Excerpts from a dataset
========
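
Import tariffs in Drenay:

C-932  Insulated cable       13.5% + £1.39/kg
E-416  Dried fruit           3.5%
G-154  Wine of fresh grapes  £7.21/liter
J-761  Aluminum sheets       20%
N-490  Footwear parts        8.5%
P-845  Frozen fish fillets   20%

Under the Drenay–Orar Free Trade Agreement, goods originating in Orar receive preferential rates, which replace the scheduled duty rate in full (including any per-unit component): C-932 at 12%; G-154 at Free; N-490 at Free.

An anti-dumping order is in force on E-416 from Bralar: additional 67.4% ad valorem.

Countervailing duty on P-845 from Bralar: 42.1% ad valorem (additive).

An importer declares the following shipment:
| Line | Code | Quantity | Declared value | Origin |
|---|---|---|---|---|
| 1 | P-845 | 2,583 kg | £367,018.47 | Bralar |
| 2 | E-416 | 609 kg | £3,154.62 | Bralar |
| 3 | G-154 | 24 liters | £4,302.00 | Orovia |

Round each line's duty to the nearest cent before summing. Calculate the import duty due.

Line 1 (P-845, Bralar, 2,583 kg, £367,018.47):
Base rate for P-845 is 20%.
Additional duty on P-845 from Bralar: +42.1%. Applied ad valorem rate: 20% + 42.1% = 62.1%.
Duty = £367,018.47 × 62.1% = £227,918.47.
Line 2 (E-416, Bralar, 609 kg, £3,154.62):
Base rate for E-416 is 3.5%.
Additional duty on E-416 from Bralar: +67.4%. Applied ad valorem rate: 3.5% + 67.4% = 70.9%.
Duty = £3,154.62 × 70.9% = £2,236.63.
Line 3 (G-154, Orovia, 24 liters, £4,302.00):
Base rate for G-154 is £7.21/liter.
G-154 has an FTA preferential rate, but origin Orovia is not Orar; base rate stands.
Duty = 24 × £7.21 = £173.04.
Total = £227,918.47 + £2,236.63 + £173.04 = £230,328.14.

£230,328.14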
========
| Task details |
Of all the entries above, how many lines contain "Drenay"? Give the number alone.

| The answer |
2